=== Section Start ===
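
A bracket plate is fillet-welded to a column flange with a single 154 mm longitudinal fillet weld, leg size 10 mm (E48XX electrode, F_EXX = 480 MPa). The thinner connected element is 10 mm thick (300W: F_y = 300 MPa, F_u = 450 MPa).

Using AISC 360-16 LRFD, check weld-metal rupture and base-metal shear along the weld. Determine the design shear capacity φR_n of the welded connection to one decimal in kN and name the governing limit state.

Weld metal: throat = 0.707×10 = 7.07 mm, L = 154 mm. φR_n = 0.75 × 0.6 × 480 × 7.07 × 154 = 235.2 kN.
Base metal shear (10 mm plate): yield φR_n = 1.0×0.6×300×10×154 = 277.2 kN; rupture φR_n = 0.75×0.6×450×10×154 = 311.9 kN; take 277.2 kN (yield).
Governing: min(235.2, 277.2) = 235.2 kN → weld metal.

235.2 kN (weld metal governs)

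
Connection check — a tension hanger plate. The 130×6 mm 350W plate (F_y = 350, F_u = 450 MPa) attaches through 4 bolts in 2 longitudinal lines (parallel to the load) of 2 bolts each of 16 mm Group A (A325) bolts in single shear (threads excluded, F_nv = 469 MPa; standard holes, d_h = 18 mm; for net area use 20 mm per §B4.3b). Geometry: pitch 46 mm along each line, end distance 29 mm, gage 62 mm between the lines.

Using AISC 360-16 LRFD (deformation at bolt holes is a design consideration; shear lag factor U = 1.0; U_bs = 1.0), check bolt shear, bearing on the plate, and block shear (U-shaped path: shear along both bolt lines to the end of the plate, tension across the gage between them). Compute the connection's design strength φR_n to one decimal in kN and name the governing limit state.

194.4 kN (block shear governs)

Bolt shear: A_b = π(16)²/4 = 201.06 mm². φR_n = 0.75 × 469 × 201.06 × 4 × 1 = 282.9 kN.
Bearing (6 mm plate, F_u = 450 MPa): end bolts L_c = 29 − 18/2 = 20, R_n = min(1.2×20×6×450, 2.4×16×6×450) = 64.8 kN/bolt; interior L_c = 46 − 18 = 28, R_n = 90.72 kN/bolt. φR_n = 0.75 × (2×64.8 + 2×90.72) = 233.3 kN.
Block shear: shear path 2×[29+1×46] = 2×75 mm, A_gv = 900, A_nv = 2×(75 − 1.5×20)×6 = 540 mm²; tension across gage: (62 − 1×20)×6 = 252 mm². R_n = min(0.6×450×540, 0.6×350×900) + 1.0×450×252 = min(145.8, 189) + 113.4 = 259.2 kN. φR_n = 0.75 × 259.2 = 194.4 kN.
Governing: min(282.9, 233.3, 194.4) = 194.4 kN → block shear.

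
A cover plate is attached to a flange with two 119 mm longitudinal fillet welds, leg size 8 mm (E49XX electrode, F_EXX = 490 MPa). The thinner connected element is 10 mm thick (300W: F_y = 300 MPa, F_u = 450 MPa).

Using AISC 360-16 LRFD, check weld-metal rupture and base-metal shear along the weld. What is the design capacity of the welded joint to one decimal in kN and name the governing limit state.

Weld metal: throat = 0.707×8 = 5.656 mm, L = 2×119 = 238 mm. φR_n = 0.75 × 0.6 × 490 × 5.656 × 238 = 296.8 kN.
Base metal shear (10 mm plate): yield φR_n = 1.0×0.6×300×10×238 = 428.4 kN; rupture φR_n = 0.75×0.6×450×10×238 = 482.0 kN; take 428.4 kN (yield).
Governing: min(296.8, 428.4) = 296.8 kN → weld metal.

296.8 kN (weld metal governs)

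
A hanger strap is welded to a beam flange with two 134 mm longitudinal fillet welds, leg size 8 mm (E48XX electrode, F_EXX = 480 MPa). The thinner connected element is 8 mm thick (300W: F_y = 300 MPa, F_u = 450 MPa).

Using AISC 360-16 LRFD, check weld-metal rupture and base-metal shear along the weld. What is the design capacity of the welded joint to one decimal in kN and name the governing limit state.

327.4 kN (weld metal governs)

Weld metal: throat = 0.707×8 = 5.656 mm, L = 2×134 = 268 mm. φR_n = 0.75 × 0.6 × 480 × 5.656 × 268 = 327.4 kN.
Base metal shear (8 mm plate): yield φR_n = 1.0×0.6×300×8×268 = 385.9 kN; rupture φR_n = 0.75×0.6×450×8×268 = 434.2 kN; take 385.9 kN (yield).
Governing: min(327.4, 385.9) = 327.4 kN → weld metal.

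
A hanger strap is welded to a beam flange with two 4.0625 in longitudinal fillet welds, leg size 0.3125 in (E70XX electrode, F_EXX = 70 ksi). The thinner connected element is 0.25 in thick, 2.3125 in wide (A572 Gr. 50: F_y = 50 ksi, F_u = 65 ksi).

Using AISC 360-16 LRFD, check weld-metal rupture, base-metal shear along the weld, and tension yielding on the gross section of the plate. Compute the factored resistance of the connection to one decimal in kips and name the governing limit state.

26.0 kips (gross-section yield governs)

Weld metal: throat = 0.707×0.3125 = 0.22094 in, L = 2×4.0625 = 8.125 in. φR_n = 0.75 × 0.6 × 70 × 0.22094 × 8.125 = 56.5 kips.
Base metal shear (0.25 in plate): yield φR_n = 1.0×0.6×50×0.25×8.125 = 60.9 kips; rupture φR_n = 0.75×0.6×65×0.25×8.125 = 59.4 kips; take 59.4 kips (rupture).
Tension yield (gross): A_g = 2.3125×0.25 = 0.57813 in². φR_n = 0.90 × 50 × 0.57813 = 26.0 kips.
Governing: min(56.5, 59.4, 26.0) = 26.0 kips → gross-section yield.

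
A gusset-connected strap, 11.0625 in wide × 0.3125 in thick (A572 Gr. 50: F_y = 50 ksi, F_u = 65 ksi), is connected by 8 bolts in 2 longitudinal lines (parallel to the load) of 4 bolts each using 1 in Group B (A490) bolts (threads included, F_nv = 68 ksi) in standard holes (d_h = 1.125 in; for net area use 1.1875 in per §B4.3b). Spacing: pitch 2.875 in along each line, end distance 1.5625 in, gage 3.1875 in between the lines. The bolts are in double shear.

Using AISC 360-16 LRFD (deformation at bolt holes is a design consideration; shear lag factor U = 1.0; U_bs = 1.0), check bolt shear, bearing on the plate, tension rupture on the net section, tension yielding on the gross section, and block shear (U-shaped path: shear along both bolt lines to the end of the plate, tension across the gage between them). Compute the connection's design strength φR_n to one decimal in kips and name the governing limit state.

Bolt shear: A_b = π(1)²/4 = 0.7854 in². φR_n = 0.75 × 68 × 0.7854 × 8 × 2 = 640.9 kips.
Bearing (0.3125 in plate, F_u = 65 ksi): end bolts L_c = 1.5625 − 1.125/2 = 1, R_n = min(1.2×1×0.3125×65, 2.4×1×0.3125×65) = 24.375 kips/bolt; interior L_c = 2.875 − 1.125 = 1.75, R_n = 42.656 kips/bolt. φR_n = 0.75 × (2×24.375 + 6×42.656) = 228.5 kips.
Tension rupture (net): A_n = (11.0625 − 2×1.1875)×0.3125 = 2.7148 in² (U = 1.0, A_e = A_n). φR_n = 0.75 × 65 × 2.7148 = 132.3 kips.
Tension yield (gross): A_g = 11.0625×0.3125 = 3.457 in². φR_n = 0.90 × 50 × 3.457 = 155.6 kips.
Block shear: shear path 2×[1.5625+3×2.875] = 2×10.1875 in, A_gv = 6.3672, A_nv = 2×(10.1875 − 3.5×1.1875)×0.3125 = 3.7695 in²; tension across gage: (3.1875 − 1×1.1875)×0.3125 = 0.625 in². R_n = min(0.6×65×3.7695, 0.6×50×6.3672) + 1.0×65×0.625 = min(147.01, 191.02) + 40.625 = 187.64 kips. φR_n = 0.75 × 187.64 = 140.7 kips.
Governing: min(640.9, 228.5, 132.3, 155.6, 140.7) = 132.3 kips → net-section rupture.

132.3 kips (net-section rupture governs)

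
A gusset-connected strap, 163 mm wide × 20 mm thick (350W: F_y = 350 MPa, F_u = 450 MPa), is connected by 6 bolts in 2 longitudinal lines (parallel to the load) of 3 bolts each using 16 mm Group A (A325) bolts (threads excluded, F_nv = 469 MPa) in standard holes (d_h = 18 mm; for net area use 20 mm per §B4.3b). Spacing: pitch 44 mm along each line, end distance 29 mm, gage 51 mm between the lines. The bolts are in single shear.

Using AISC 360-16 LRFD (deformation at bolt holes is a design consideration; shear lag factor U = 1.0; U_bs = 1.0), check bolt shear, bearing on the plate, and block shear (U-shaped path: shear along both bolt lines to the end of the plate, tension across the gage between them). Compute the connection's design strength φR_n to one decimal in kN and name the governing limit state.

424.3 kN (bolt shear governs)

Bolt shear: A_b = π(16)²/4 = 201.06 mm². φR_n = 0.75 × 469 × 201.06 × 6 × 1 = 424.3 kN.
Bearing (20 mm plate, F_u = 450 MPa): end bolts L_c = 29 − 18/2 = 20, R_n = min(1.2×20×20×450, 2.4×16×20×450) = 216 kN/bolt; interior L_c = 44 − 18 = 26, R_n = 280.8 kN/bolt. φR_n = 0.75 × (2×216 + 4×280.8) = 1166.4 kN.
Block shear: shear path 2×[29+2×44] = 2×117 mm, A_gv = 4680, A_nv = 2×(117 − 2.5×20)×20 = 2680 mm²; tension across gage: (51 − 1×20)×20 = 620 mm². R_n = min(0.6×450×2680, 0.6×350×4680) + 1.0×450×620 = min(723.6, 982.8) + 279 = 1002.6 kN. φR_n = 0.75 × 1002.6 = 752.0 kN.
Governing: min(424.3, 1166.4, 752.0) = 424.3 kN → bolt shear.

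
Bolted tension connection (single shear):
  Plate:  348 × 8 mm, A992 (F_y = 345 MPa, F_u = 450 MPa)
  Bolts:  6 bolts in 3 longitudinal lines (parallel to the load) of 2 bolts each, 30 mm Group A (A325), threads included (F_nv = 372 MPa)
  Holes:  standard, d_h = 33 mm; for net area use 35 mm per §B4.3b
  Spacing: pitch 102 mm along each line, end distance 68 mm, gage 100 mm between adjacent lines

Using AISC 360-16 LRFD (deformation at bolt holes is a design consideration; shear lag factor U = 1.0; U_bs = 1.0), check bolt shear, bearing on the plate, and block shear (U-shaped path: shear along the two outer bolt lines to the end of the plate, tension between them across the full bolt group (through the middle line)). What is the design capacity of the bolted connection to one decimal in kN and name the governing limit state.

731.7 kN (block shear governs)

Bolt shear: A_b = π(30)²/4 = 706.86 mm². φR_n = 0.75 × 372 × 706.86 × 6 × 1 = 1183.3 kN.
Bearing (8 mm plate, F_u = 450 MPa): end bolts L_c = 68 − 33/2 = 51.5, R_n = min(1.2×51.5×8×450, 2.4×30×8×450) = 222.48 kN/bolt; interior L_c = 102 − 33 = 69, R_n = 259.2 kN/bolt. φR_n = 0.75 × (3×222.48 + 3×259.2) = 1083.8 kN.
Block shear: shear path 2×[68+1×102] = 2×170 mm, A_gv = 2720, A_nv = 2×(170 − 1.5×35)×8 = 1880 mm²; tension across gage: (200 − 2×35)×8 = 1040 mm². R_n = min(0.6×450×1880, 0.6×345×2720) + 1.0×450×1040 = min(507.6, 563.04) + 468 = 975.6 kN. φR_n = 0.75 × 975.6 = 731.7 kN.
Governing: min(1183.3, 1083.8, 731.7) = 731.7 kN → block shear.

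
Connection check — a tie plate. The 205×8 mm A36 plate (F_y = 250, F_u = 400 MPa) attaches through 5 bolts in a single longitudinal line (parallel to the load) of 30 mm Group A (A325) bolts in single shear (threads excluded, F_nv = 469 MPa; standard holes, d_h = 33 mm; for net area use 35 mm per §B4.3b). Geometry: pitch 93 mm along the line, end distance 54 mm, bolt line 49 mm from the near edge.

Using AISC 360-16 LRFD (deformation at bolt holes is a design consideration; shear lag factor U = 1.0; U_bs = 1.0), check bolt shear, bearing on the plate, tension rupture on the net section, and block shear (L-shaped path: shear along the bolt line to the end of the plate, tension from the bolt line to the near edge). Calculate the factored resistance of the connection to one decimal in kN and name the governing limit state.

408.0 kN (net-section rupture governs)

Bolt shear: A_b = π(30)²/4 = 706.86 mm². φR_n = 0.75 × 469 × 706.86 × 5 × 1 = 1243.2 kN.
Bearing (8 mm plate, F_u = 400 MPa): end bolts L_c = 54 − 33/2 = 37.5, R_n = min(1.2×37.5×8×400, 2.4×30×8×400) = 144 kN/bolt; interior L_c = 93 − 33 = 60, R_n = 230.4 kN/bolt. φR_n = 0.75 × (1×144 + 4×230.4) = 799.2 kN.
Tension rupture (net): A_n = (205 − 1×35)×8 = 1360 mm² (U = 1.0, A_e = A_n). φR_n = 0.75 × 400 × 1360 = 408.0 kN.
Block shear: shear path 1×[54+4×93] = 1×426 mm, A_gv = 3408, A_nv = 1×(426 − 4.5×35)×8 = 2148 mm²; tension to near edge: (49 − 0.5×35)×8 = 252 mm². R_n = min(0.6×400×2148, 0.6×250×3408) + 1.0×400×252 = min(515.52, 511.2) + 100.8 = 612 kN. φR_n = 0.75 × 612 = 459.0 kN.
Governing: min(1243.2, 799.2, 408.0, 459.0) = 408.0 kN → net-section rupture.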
=== Section End ===
#### Exercise prompt
Considering only the material above, set down every line from the one with "(F_nv = 372 MPa)" to the one with "Spacing: pitch 102", inclusive, exactly as written.

#### Task output
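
  Bolts:  6 bolts in 3 longitudinal lines (parallel to the load) of 2 bolts each, 30 mm Group A (A325), threads included (F_nv = 372 MPa)
  Holes:  standard, d_h = 33 mm; for net area use 35 mm per §B4.3b
  Spacing: pitch 102 mm along each line, end distance 68 mm, gage 100 mm between adjacent lines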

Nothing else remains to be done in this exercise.